_About this task:_ For this exercise, return exactly the lines of the material below that begin at the one with "Let 6 - h(t)" and stop after the one with "Answer: 11147371/4388832 ≈ 2.5399".

--- START ---

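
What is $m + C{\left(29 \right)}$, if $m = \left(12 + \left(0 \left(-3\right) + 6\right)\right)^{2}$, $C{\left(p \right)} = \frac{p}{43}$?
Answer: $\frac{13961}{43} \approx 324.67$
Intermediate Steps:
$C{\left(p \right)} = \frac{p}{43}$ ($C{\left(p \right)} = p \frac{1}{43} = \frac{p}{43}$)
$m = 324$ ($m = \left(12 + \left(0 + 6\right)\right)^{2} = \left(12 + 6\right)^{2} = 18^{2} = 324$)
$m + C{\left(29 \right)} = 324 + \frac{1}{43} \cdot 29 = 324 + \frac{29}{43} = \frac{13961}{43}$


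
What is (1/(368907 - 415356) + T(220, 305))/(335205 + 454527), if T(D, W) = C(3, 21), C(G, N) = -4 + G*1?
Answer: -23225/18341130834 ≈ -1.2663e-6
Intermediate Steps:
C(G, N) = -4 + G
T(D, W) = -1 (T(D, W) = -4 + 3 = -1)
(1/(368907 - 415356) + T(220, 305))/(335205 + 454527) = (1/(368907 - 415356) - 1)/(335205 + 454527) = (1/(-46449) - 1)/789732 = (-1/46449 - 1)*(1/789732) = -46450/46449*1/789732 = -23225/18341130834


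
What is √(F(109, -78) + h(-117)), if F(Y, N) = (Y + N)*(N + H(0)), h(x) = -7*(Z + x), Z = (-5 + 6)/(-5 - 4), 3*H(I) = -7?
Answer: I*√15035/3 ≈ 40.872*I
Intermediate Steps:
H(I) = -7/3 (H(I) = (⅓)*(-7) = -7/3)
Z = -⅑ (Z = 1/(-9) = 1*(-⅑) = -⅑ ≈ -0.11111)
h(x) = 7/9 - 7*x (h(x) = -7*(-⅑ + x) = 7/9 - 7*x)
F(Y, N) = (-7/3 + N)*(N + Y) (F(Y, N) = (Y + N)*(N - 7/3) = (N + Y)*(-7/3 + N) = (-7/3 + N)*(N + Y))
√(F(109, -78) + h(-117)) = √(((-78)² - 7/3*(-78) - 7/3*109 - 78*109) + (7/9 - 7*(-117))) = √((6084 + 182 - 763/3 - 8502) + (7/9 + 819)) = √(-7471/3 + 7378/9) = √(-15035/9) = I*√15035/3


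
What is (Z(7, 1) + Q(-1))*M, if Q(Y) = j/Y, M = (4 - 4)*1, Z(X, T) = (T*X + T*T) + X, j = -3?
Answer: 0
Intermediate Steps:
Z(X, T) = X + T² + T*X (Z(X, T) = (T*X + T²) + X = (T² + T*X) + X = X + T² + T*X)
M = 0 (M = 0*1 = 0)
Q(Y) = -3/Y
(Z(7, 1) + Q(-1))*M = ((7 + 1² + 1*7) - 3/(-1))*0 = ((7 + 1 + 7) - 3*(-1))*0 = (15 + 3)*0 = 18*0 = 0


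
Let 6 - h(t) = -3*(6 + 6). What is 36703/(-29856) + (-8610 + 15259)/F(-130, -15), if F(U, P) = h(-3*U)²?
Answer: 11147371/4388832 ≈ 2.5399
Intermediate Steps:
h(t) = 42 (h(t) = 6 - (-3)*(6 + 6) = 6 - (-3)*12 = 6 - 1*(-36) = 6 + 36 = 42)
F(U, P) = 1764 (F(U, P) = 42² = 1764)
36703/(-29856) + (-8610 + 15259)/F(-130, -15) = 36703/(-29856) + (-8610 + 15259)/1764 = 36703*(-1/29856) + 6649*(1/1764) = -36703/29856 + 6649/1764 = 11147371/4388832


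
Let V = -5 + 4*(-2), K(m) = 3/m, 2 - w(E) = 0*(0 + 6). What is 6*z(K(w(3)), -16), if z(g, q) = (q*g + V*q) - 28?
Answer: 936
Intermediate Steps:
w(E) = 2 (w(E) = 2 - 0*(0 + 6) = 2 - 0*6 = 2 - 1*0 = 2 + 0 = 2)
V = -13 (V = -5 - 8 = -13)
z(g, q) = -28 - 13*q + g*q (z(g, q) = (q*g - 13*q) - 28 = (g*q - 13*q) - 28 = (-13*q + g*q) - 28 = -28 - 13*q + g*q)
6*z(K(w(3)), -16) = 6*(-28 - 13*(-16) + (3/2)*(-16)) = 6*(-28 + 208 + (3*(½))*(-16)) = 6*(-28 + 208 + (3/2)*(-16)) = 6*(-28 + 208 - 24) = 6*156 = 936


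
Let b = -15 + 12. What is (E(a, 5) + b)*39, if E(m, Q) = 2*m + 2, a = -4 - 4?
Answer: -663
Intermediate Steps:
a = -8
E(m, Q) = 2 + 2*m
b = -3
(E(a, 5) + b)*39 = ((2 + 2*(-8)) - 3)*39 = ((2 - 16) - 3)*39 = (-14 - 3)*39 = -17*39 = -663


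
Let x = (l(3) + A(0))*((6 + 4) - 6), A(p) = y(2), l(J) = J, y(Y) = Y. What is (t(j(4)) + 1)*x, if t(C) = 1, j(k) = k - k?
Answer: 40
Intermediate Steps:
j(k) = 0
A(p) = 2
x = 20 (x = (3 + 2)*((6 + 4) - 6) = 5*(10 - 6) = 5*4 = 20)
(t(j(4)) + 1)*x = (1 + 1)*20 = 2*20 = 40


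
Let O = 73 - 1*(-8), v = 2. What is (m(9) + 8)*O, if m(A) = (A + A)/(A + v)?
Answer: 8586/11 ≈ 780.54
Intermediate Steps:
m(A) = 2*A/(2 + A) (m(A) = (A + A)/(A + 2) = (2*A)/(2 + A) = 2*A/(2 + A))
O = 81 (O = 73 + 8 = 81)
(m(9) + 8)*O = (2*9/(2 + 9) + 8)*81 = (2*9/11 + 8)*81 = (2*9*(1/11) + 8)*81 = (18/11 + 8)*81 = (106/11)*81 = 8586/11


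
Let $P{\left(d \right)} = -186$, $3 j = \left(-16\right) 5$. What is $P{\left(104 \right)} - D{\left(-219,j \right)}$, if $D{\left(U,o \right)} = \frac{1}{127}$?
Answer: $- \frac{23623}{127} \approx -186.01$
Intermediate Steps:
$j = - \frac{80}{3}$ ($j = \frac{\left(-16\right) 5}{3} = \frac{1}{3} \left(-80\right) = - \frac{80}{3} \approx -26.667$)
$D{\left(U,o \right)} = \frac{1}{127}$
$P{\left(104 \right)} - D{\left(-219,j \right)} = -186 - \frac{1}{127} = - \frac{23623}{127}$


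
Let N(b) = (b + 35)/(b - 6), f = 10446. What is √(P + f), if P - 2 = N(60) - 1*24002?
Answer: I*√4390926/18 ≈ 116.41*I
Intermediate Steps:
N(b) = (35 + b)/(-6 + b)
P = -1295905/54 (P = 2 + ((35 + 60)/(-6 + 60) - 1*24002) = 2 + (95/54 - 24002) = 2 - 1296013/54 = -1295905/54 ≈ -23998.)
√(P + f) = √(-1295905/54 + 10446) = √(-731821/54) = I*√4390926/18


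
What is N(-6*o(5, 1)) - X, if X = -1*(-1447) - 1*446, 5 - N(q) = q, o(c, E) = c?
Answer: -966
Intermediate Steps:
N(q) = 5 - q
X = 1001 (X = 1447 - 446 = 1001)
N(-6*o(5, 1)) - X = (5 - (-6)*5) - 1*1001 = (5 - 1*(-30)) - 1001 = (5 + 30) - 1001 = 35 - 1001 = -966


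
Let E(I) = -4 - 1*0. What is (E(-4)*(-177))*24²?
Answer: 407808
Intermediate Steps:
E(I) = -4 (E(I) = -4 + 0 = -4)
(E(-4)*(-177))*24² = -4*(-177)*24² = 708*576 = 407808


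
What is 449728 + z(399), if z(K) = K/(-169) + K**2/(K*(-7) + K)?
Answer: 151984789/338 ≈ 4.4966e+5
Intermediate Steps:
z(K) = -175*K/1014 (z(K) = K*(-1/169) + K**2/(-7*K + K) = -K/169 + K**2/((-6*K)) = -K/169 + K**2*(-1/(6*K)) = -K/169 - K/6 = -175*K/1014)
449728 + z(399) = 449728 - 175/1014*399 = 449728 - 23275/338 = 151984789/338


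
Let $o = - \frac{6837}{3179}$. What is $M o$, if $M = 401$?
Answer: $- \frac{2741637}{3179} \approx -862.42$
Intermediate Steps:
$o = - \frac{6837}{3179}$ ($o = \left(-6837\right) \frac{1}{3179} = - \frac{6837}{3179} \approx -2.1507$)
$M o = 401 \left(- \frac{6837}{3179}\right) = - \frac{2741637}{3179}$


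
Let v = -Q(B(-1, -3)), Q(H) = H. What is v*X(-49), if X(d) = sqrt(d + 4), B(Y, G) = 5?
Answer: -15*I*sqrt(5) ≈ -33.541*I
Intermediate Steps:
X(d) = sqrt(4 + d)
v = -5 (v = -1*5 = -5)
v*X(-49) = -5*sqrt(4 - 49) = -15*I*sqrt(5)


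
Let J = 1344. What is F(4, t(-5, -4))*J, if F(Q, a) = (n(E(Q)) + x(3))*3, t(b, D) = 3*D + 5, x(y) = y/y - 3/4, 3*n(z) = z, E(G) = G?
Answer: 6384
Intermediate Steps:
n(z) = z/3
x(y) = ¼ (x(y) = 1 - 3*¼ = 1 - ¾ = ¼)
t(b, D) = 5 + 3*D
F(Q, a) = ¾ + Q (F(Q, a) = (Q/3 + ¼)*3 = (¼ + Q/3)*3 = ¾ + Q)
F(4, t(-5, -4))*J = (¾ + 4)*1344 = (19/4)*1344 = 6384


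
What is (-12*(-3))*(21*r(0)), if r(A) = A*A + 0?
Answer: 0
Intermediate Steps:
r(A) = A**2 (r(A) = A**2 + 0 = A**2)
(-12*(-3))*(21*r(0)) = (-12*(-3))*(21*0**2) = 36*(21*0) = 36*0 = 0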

--- END ---

_Response below:_
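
Let 6 - h(t) = -3*(6 + 6). What is 36703/(-29856) + (-8610 + 15259)/F(-130, -15), if F(U, P) = h(-3*U)²?
Answer: 11147371/4388832 ≈ 2.5399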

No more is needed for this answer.